Task prompt. Set down the listing again, word for word.
══════════════════════════════
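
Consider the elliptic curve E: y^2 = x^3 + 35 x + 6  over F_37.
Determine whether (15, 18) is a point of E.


Check whether y^2 = x^3 + 35 x + 6 (mod 37) for (x, y) = (15, 18).
LHS: y^2 = 18^2 mod 37 = 28
RHS: x^3 + 35 x + 6 = 15^3 + 35*15 + 6 mod 37 = 21
LHS != RHS

No, not on the curve


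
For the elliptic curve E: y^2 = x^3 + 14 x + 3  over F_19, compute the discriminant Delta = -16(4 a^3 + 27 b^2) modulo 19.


4 a^3 + 27 b^2 = 4*14^3 + 27*3^2 = 10976 + 243 = 11219
Delta = -16 * (11219) = -179504
Delta mod 19 = 8

Delta = 8 (mod 19)


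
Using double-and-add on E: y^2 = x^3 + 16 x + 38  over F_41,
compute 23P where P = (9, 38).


k = 23 = 10111_2 (binary, LSB first: 11101)
Double-and-add from P = (9, 38):
  bit 0 = 1: acc = O + (9, 38) = (9, 38)
  bit 1 = 1: acc = (9, 38) + (22, 38) = (10, 3)
  bit 2 = 1: acc = (10, 3) + (17, 37) = (15, 2)
  bit 3 = 0: acc unchanged = (15, 2)
  bit 4 = 1: acc = (15, 2) + (26, 21) = (4, 17)

23P = (4, 17)


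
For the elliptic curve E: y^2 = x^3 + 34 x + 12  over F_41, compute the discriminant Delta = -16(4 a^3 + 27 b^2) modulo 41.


4 a^3 + 27 b^2 = 4*34^3 + 27*12^2 = 157216 + 3888 = 161104
Delta = -16 * (161104) = -2577664
Delta mod 41 = 6

Delta = 6 (mod 41)


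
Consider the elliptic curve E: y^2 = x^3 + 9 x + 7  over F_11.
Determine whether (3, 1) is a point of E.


Check whether y^2 = x^3 + 9 x + 7 (mod 11) for (x, y) = (3, 1).
LHS: y^2 = 1^2 mod 11 = 1
RHS: x^3 + 9 x + 7 = 3^3 + 9*3 + 7 mod 11 = 6
LHS != RHS

No, not on the curve


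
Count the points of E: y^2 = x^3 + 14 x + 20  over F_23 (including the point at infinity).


For each x in F_23, count y with y^2 = x^3 + 14 x + 20 mod 23:
  x = 1: RHS = 12, y in [9, 14]  -> 2 point(s)
  x = 4: RHS = 2, y in [5, 18]  -> 2 point(s)
  x = 5: RHS = 8, y in [10, 13]  -> 2 point(s)
  x = 7: RHS = 1, y in [1, 22]  -> 2 point(s)
  x = 8: RHS = 0, y in [0]  -> 1 point(s)
  x = 9: RHS = 1, y in [1, 22]  -> 2 point(s)
  x = 14: RHS = 16, y in [4, 19]  -> 2 point(s)
  x = 16: RHS = 16, y in [4, 19]  -> 2 point(s)
  x = 18: RHS = 9, y in [3, 20]  -> 2 point(s)
Affine points: 17. Add the point at infinity: total = 18.

#E(F_23) = 18


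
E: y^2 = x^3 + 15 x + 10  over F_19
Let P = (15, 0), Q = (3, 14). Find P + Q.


P != Q, so use the chord formula.
s = (y2 - y1) / (x2 - x1) = (14) / (7) mod 19 = 2
x3 = s^2 - x1 - x2 mod 19 = 2^2 - 15 - 3 = 5
y3 = s (x1 - x3) - y1 mod 19 = 2 * (15 - 5) - 0 = 1

P + Q = (5, 1)


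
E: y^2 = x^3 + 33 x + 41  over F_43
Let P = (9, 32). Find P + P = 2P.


Doubling: s = (3 x1^2 + a) / (2 y1)
s = (3*9^2 + 33) / (2*32) mod 43 = 7
x3 = s^2 - 2 x1 mod 43 = 7^2 - 2*9 = 31
y3 = s (x1 - x3) - y1 mod 43 = 7 * (9 - 31) - 32 = 29

2P = (31, 29)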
══════════════════════════════
Response to the exercise.
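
Consider the elliptic curve E: y^2 = x^3 + 35 x + 6  over F_37.
Determine whether (15, 18) is a point of E.


Check whether y^2 = x^3 + 35 x + 6 (mod 37) for (x, y) = (15, 18).
LHS: y^2 = 18^2 mod 37 = 28
RHS: x^3 + 35 x + 6 = 15^3 + 35*15 + 6 mod 37 = 21
LHS != RHS

No, not on the curve


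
For the elliptic curve E: y^2 = x^3 + 14 x + 3  over F_19, compute the discriminant Delta = -16(4 a^3 + 27 b^2) modulo 19.


4 a^3 + 27 b^2 = 4*14^3 + 27*3^2 = 10976 + 243 = 11219
Delta = -16 * (11219) = -179504
Delta mod 19 = 8

Delta = 8 (mod 19)


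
Using double-and-add on E: y^2 = x^3 + 16 x + 38  over F_41,
compute 23P where P = (9, 38).


k = 23 = 10111_2 (binary, LSB first: 11101)
Double-and-add from P = (9, 38):
  bit 0 = 1: acc = O + (9, 38) = (9, 38)
  bit 1 = 1: acc = (9, 38) + (22, 38) = (10, 3)
  bit 2 = 1: acc = (10, 3) + (17, 37) = (15, 2)
  bit 3 = 0: acc unchanged = (15, 2)
  bit 4 = 1: acc = (15, 2) + (26, 21) = (4, 17)

23P = (4, 17)


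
For the elliptic curve E: y^2 = x^3 + 34 x + 12  over F_41, compute the discriminant Delta = -16(4 a^3 + 27 b^2) modulo 41.


4 a^3 + 27 b^2 = 4*34^3 + 27*12^2 = 157216 + 3888 = 161104
Delta = -16 * (161104) = -2577664
Delta mod 41 = 6

Delta = 6 (mod 41)


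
Consider the elliptic curve E: y^2 = x^3 + 9 x + 7  over F_11.
Determine whether (3, 1) is a point of E.


Check whether y^2 = x^3 + 9 x + 7 (mod 11) for (x, y) = (3, 1).
LHS: y^2 = 1^2 mod 11 = 1
RHS: x^3 + 9 x + 7 = 3^3 + 9*3 + 7 mod 11 = 6
LHS != RHS

No, not on the curve


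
Count the points of E: y^2 = x^3 + 14 x + 20  over F_23 (including the point at infinity).


For each x in F_23, count y with y^2 = x^3 + 14 x + 20 mod 23:
  x = 1: RHS = 12, y in [9, 14]  -> 2 point(s)
  x = 4: RHS = 2, y in [5, 18]  -> 2 point(s)
  x = 5: RHS = 8, y in [10, 13]  -> 2 point(s)
  x = 7: RHS = 1, y in [1, 22]  -> 2 point(s)
  x = 8: RHS = 0, y in [0]  -> 1 point(s)
  x = 9: RHS = 1, y in [1, 22]  -> 2 point(s)
  x = 14: RHS = 16, y in [4, 19]  -> 2 point(s)
  x = 16: RHS = 16, y in [4, 19]  -> 2 point(s)
  x = 18: RHS = 9, y in [3, 20]  -> 2 point(s)
Affine points: 17. Add the point at infinity: total = 18.

#E(F_23) = 18


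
E: y^2 = x^3 + 15 x + 10  over F_19
Let P = (15, 0), Q = (3, 14). Find P + Q.


P != Q, so use the chord formula.
s = (y2 - y1) / (x2 - x1) = (14) / (7) mod 19 = 2
x3 = s^2 - x1 - x2 mod 19 = 2^2 - 15 - 3 = 5
y3 = s (x1 - x3) - y1 mod 19 = 2 * (15 - 5) - 0 = 1

P + Q = (5, 1)


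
E: y^2 = x^3 + 33 x + 41  over F_43
Let P = (9, 32). Find P + P = 2P.


Doubling: s = (3 x1^2 + a) / (2 y1)
s = (3*9^2 + 33) / (2*32) mod 43 = 7
x3 = s^2 - 2 x1 mod 43 = 7^2 - 2*9 = 31
y3 = s (x1 - x3) - y1 mod 43 = 7 * (9 - 31) - 32 = 29

2P = (31, 29)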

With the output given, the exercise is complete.